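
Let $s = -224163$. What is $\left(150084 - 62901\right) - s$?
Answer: $311346$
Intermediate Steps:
$\left(150084 - 62901\right) - s = \left(150084 - 62901\right) - -224163 = 87183 + 224163 = 311346$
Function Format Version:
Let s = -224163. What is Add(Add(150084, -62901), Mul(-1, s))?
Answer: 311346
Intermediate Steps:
Add(Add(150084, -62901), Mul(-1, s)) = Add(Add(150084, -62901), Mul(-1, -224163)) = Add(87183, 224163) = 311346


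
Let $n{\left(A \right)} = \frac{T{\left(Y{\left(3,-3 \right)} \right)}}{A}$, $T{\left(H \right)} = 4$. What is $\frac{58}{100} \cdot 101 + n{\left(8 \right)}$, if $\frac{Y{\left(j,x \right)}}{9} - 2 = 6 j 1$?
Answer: $\frac{1477}{25} \approx 59.08$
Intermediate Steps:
$Y{\left(j,x \right)} = 18 + 54 j$ ($Y{\left(j,x \right)} = 18 + 9 \cdot 6 j 1 = 18 + 9 \cdot 6 j = 18 + 54 j$)
$n{\left(A \right)} = \frac{4}{A}$
$\frac{58}{100} \cdot 101 + n{\left(8 \right)} = \frac{58}{100} \cdot 101 + \frac{4}{8} = 58 \cdot \frac{1}{100} \cdot 101 + 4 \cdot \frac{1}{8} = \frac{29}{50} \cdot 101 + \frac{1}{2} = \frac{2929}{50} + \frac{1}{2} = \frac{1477}{25}$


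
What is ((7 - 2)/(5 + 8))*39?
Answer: 15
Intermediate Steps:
((7 - 2)/(5 + 8))*39 = (5/13)*39 = 15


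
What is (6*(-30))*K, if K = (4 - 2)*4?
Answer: -1440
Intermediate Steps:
K = 8 (K = 2*4 = 8)
(6*(-30))*K = (6*(-30))*8 = -180*8 = -1440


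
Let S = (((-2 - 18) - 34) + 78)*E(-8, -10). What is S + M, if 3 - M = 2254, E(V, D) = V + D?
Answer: -2683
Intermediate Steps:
E(V, D) = D + V
M = -2251 (M = 3 - 1*2254 = 3 - 2254 = -2251)
S = -432 (S = (((-2 - 18) - 34) + 78)*(-10 - 8) = ((-20 - 34) + 78)*(-18) = (-54 + 78)*(-18) = 24*(-18) = -432)
S + M = -432 - 2251 = -2683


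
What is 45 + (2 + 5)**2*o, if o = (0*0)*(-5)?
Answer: 45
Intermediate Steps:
o = 0 (o = 0*(-5) = 0)
45 + (2 + 5)**2*o = 45 + (2 + 5)**2*0 = 45 + 7**2*0 = 45 + 49*0 = 45 + 0 = 45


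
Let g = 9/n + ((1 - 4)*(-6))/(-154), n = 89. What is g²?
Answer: 11664/46963609 ≈ 0.00024836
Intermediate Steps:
g = -108/6853 (g = 9/89 + ((1 - 4)*(-6))/(-154) = 9*(1/89) - 3*(-6)*(-1/154) = 9/89 + 18*(-1/154) = 9/89 - 9/77 = -108/6853 ≈ -0.015760)
g² = (-108/6853)² = 11664/46963609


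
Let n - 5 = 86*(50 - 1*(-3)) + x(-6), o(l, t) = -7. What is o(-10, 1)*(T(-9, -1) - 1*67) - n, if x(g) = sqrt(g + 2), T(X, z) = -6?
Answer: -4052 - 2*I ≈ -4052.0 - 2.0*I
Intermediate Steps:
x(g) = sqrt(2 + g)
n = 4563 + 2*I (n = 5 + (86*(50 - 1*(-3)) + sqrt(2 - 6)) = 5 + (86*(50 + 3) + sqrt(-4)) = 5 + (86*53 + 2*I) = 5 + (4558 + 2*I) = 4563 + 2*I ≈ 4563.0 + 2.0*I)
o(-10, 1)*(T(-9, -1) - 1*67) - n = -7*(-6 - 1*67) - (4563 + 2*I) = -7*(-6 - 67) + (-4563 - 2*I) = -7*(-73) + (-4563 - 2*I) = 511 + (-4563 - 2*I) = -4052 - 2*I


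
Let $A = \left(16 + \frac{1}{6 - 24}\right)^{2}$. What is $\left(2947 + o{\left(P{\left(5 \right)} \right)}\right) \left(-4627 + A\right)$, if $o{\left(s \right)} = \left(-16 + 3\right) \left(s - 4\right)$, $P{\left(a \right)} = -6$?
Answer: $- \frac{4359428983}{324} \approx -1.3455 \cdot 10^{7}$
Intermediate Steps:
$o{\left(s \right)} = 52 - 13 s$ ($o{\left(s \right)} = - 13 \left(-4 + s\right) = 52 - 13 s$)
$A = \frac{82369}{324}$ ($A = \left(16 + \frac{1}{-18}\right)^{2} = \left(16 - \frac{1}{18}\right)^{2} = \left(\frac{287}{18}\right)^{2} = \frac{82369}{324} \approx 254.23$)
$\left(2947 + o{\left(P{\left(5 \right)} \right)}\right) \left(-4627 + A\right) = \left(2947 + \left(52 - -78\right)\right) \left(-4627 + \frac{82369}{324}\right) = \left(2947 + \left(52 + 78\right)\right) \left(- \frac{1416779}{324}\right) = \left(2947 + 130\right) \left(- \frac{1416779}{324}\right) = 3077 \left(- \frac{1416779}{324}\right) = - \frac{4359428983}{324}$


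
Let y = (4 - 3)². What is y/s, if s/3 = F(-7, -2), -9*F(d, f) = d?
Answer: 3/7 ≈ 0.42857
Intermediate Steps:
F(d, f) = -d/9
s = 7/3 (s = 3*(-⅑*(-7)) = 3*(7/9) = 7/3 ≈ 2.3333)
y = 1 (y = 1² = 1)
y/s = 1/(7/3) = 1*(3/7) = 3/7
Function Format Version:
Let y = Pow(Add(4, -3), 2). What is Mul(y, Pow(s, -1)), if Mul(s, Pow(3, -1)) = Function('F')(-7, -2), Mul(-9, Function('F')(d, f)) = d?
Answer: Rational(3, 7) ≈ 0.42857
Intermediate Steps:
Function('F')(d, f) = Mul(Rational(-1, 9), d)
s = Rational(7, 3) (s = Mul(3, Mul(Rational(-1, 9), -7)) = Mul(3, Rational(7, 9)) = Rational(7, 3) ≈ 2.3333)
y = 1 (y = Pow(1, 2) = 1)
Mul(y, Pow(s, -1)) = Mul(1, Pow(Rational(7, 3), -1)) = Mul(1, Rational(3, 7)) = Rational(3, 7)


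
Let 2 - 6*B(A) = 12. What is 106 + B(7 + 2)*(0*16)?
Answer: 106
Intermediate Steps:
B(A) = -5/3 (B(A) = ⅓ - ⅙*12 = ⅓ - 2 = -5/3)
106 + B(7 + 2)*(0*16) = 106 - 0*16 = 106 - 5/3*0 = 106 + 0 = 106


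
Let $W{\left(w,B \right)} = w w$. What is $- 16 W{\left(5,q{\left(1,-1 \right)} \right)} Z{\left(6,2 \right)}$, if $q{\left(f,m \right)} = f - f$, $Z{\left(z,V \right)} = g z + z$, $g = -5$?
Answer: $9600$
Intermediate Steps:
$Z{\left(z,V \right)} = - 4 z$ ($Z{\left(z,V \right)} = - 5 z + z = - 4 z$)
$q{\left(f,m \right)} = 0$
$W{\left(w,B \right)} = w^{2}$
$- 16 W{\left(5,q{\left(1,-1 \right)} \right)} Z{\left(6,2 \right)} = - 16 \cdot 5^{2} \left(\left(-4\right) 6\right) = \left(-16\right) 25 \left(-24\right) = \left(-400\right) \left(-24\right) = 9600$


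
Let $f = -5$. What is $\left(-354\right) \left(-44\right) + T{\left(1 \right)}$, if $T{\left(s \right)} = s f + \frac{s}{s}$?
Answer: $15572$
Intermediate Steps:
$T{\left(s \right)} = 1 - 5 s$ ($T{\left(s \right)} = s \left(-5\right) + \frac{s}{s} = - 5 s + 1 = 1 - 5 s$)
$\left(-354\right) \left(-44\right) + T{\left(1 \right)} = \left(-354\right) \left(-44\right) + \left(1 - 5\right) = 15576 + \left(1 - 5\right) = 15576 - 4 = 15572$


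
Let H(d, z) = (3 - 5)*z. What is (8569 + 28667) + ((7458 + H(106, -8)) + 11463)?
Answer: 56173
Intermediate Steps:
H(d, z) = -2*z
(8569 + 28667) + ((7458 + H(106, -8)) + 11463) = (8569 + 28667) + ((7458 - 2*(-8)) + 11463) = 37236 + ((7458 + 16) + 11463) = 37236 + (7474 + 11463) = 37236 + 18937 = 56173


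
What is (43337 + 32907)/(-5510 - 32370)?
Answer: -19061/9470 ≈ -2.0128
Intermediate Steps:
(43337 + 32907)/(-5510 - 32370) = 76244/(-37880) = 76244*(-1/37880) = -19061/9470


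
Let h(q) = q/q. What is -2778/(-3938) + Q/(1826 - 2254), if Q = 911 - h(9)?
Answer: -598649/421366 ≈ -1.4207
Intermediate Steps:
h(q) = 1
Q = 910 (Q = 911 - 1*1 = 911 - 1 = 910)
-2778/(-3938) + Q/(1826 - 2254) = -2778/(-3938) + 910/(1826 - 2254) = -2778*(-1/3938) + 910/(-428) = 1389/1969 + 910*(-1/428) = 1389/1969 - 455/214 = -598649/421366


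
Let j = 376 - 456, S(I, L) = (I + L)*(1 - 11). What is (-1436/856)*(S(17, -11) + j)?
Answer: 25130/107 ≈ 234.86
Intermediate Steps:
S(I, L) = -10*I - 10*L (S(I, L) = (I + L)*(-10) = -10*I - 10*L)
j = -80
(-1436/856)*(S(17, -11) + j) = (-1436/856)*((-10*17 - 10*(-11)) - 80) = (-1436*1/856)*((-170 + 110) - 80) = -359*(-60 - 80)/214 = -359/214*(-140) = 25130/107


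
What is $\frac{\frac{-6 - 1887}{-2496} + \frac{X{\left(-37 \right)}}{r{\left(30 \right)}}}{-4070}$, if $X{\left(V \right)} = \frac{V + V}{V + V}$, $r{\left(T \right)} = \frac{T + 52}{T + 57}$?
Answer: $- \frac{62063}{138835840} \approx -0.00044702$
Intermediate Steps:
$r{\left(T \right)} = \frac{52 + T}{57 + T}$
$X{\left(V \right)} = 1$ ($X{\left(V \right)} = \frac{2 V}{2 V} = 2 V \frac{1}{2 V} = 1$)
$\frac{\frac{-6 - 1887}{-2496} + \frac{X{\left(-37 \right)}}{r{\left(30 \right)}}}{-4070} = \frac{\frac{-6 - 1887}{-2496} + 1 \frac{1}{\frac{1}{57 + 30} \left(52 + 30\right)}}{-4070} = \left(\left(-1893\right) \left(- \frac{1}{2496}\right) + 1 \frac{1}{\frac{1}{87} \cdot 82}\right) \left(- \frac{1}{4070}\right) = \left(\frac{631}{832} + 1 \frac{1}{\frac{1}{87} \cdot 82}\right) \left(- \frac{1}{4070}\right) = \left(\frac{631}{832} + 1 \frac{1}{\frac{82}{87}}\right) \left(- \frac{1}{4070}\right) = \left(\frac{631}{832} + 1 \cdot \frac{87}{82}\right) \left(- \frac{1}{4070}\right) = \left(\frac{631}{832} + \frac{87}{82}\right) \left(- \frac{1}{4070}\right) = \frac{62063}{34112} \left(- \frac{1}{4070}\right) = - \frac{62063}{138835840}$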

● **TRY IT**:
Could you return exactly the lines above from the line with "Answer: $15572$" to the line with "Answer: -598649/421366 ≈ -1.4207", both included, and nothing else?

● **ANSWER BELOW**:
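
Answer: $15572$
Intermediate Steps:
$T{\left(s \right)} = 1 - 5 s$ ($T{\left(s \right)} = s \left(-5\right) + \frac{s}{s} = - 5 s + 1 = 1 - 5 s$)
$\left(-354\right) \left(-44\right) + T{\left(1 \right)} = \left(-354\right) \left(-44\right) + \left(1 - 5\right) = 15576 + \left(1 - 5\right) = 15576 - 4 = 15572$


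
Let H(d, z) = (3 - 5)*z. What is (8569 + 28667) + ((7458 + H(106, -8)) + 11463)?
Answer: 56173
Intermediate Steps:
H(d, z) = -2*z
(8569 + 28667) + ((7458 + H(106, -8)) + 11463) = (8569 + 28667) + ((7458 - 2*(-8)) + 11463) = 37236 + ((7458 + 16) + 11463) = 37236 + (7474 + 11463) = 37236 + 18937 = 56173


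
What is (43337 + 32907)/(-5510 - 32370)?
Answer: -19061/9470 ≈ -2.0128
Intermediate Steps:
(43337 + 32907)/(-5510 - 32370) = 76244/(-37880) = 76244*(-1/37880) = -19061/9470


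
Let h(q) = q/q. What is -2778/(-3938) + Q/(1826 - 2254), if Q = 911 - h(9)?
Answer: -598649/421366 ≈ -1.4207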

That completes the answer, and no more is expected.